# [PROBLEM DESCRIPTION]
Go through the entries below and pick out every line with "equal".

----------------------------------------

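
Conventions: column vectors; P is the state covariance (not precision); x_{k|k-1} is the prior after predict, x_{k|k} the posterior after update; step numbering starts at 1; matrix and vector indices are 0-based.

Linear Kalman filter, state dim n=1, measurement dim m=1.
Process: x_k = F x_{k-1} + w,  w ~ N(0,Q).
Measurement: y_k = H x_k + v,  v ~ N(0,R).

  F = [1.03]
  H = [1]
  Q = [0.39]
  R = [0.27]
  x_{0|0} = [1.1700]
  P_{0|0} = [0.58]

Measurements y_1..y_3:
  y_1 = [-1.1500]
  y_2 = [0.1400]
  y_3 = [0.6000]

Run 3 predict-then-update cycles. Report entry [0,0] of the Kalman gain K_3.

step 1: x^-=[1.2051]  P^-=[1.0053]  S=[1.2753]  K=[0.7883]  nu=[-2.3551]  x^+=[-0.6514]  P^+=[0.2128]
step 2: x^-=[-0.6709]  P^-=[0.6158]  S=[0.8858]  K=[0.6952]  nu=[0.8109]  x^+=[-0.1072]  P^+=[0.1877]
step 3: x^-=[-0.1104]  P^-=[0.5891]  S=[0.8591]  K=[0.6857]  nu=[0.7104]  x^+=[0.3767]  P^+=[0.1851]

K[0,0] = 0.6857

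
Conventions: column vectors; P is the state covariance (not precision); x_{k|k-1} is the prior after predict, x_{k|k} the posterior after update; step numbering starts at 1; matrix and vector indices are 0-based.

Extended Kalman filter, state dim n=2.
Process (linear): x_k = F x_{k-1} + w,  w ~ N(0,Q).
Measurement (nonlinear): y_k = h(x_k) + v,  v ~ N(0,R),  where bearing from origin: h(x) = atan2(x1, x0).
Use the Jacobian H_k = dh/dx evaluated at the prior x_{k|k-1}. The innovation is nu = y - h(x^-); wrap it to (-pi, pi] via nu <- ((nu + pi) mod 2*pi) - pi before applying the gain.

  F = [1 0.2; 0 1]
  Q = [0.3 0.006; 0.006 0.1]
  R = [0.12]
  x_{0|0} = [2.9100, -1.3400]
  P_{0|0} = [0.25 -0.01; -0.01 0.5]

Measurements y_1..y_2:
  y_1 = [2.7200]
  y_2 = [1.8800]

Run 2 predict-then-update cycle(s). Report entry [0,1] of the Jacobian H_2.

H_jac[0,1] = -0.0030

step 1: x^-=[2.6420, -1.3400]  P^-=[0.5660 0.0960; 0.0960 0.6000]  H_jac=[0.1527 0.3011]  S=[0.1964]  K=[0.5872; 0.9943]  nu=[-3.0938]  x^+=[0.8254, -4.4163]  P^+=[0.4983 -0.0187; -0.0187 0.4058]
step 2: x^-=[-0.0579, -4.4163]  P^-=[0.8070 0.0685; 0.0685 0.5058]  H_jac=[0.2264 -0.0030]  S=[0.1613]  K=[1.1316; 0.0868]  nu=[-2.8193]  x^+=[-3.2483, -4.6611]  P^+=[0.6005 0.0526; 0.0526 0.5046]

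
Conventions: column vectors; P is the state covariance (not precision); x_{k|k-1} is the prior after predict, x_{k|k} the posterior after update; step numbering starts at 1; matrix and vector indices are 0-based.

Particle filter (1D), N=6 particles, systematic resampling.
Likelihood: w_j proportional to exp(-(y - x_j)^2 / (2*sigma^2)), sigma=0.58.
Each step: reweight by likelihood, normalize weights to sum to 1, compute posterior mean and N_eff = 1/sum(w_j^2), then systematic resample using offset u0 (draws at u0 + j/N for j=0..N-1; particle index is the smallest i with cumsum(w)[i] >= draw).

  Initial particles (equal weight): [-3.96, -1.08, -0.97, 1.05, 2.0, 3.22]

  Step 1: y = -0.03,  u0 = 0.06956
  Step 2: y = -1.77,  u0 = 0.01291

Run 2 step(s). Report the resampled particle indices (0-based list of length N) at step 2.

step 1: w=[0.0000, 0.3026, 0.4189, 0.2751, 0.0034, 0.0000]  mean=-0.4374  Neff=2.9178  idx=[1, 1, 2, 2, 3, 3]
step 2: w=[0.2803, 0.2803, 0.2197, 0.2197, 0.0000, 0.0000]  mean=-1.0316  Neff=3.9422  idx=[0, 0, 1, 1, 2, 3]

resampled_idx = [0, 0, 1, 1, 2, 3]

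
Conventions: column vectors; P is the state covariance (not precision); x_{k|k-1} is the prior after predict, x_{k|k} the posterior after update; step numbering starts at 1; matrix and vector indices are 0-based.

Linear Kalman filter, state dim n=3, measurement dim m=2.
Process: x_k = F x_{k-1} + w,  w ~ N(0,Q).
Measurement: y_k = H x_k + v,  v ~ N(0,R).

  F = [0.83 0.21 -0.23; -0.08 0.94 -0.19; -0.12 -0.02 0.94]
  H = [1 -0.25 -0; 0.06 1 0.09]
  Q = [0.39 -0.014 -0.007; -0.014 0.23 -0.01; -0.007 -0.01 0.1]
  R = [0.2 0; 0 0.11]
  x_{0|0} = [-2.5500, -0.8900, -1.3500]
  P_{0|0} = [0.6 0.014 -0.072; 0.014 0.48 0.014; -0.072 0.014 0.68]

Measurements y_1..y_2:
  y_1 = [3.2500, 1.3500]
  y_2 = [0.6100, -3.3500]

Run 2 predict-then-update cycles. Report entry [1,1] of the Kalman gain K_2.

K[1,1] = 0.7729

step 1: x^-=[-1.9929, -0.3761, -0.9452]  P^-=[0.8915 0.0878 -0.2717; 0.0878 0.6732 -0.1201; -0.2717 -0.1201 0.7255]  S=[1.0897 -0.0501; -0.0501 0.7783]  K=[0.8073 0.2021; -0.0346 0.8557; -0.2267 -0.1059]  nu=[5.1489, 1.9307]  x^+=[2.5538, 1.0980, -2.3168]  P^+=[0.1659 0.0179 -0.0622; 0.0179 0.0991 -0.0676; -0.0622 -0.0676 0.6631]
step 2: x^-=[2.8831, 1.2680, -2.5062]  P^-=[0.5803 0.0632 -0.2320; 0.0632 0.3622 -0.1874; -0.2320 -0.1874 0.7051]  S=[0.7713 -0.0102; -0.0102 0.4513]  K=[0.7343 0.1874; -0.0253 0.7729; -0.2441 -0.3110]  nu=[-1.9561, -4.5655]  x^+=[0.5912, -2.2113, -0.6087]  P^+=[0.1513 0.0179 -0.0702; 0.0179 0.0916 -0.0855; -0.0702 -0.0855 0.6170]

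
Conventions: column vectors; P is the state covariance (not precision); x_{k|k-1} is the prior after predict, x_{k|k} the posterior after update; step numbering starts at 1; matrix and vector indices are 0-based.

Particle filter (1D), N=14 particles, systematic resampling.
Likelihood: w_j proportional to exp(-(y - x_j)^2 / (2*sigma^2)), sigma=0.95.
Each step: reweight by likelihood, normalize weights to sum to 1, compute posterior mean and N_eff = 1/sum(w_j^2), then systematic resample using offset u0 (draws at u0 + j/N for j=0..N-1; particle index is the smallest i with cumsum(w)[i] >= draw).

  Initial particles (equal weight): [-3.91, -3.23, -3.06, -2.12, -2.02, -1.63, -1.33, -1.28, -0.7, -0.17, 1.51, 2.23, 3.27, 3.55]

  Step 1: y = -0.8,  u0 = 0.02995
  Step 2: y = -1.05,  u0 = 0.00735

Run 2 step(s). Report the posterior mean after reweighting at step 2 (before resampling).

post_mean = -1.1655

step 1: w=[0.0009, 0.0073, 0.0114, 0.0733, 0.0844, 0.1314, 0.1647, 0.1694, 0.1914, 0.1545, 0.0100, 0.0012, 0.0000, 0.0000]  mean=-1.1804  Neff=6.8303  idx=[3, 4, 4, 5, 6, 6, 6, 7, 7, 8, 8, 8, 9, 9]
step 2: w=[0.0462, 0.0518, 0.0518, 0.0724, 0.0835, 0.0835, 0.0835, 0.0847, 0.0847, 0.0815, 0.0815, 0.0815, 0.0568, 0.0568]  mean=-1.1655  Neff=13.4488  idx=[0, 1, 3, 3, 4, 5, 6, 7, 8, 9, 9, 10, 11, 12]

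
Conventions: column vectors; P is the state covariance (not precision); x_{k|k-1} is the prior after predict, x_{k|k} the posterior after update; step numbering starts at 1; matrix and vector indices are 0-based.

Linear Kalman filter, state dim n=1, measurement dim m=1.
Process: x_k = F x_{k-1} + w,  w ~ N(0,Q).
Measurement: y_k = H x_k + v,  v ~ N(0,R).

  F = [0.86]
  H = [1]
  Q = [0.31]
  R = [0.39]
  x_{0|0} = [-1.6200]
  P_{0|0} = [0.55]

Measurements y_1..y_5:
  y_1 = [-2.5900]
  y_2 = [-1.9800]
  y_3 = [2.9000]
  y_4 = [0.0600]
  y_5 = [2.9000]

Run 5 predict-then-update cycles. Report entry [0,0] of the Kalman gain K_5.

step 1: x^-=[-1.3932]  P^-=[0.7168]  S=[1.1068]  K=[0.6476]  nu=[-1.1968]  x^+=[-2.1683]  P^+=[0.2526]
step 2: x^-=[-1.8647]  P^-=[0.4968]  S=[0.8868]  K=[0.5602]  nu=[-0.1153]  x^+=[-1.9293]  P^+=[0.2185]
step 3: x^-=[-1.6592]  P^-=[0.4716]  S=[0.8616]  K=[0.5473]  nu=[4.5592]  x^+=[0.8363]  P^+=[0.2135]
step 4: x^-=[0.7192]  P^-=[0.4679]  S=[0.8579]  K=[0.5454]  nu=[-0.6592]  x^+=[0.3597]  P^+=[0.2127]
step 5: x^-=[0.3093]  P^-=[0.4673]  S=[0.8573]  K=[0.5451]  nu=[2.5907]  x^+=[1.7215]  P^+=[0.2126]

K[0,0] = 0.5451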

----------------------------------------

# [ANSWER SPACE]
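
  Initial particles (equal weight): [-3.96, -1.08, -0.97, 1.05, 2.0, 3.22]
  Initial particles (equal weight): [-3.91, -3.23, -3.06, -2.12, -2.02, -1.63, -1.33, -1.28, -0.7, -0.17, 1.51, 2.23, 3.27, 3.55]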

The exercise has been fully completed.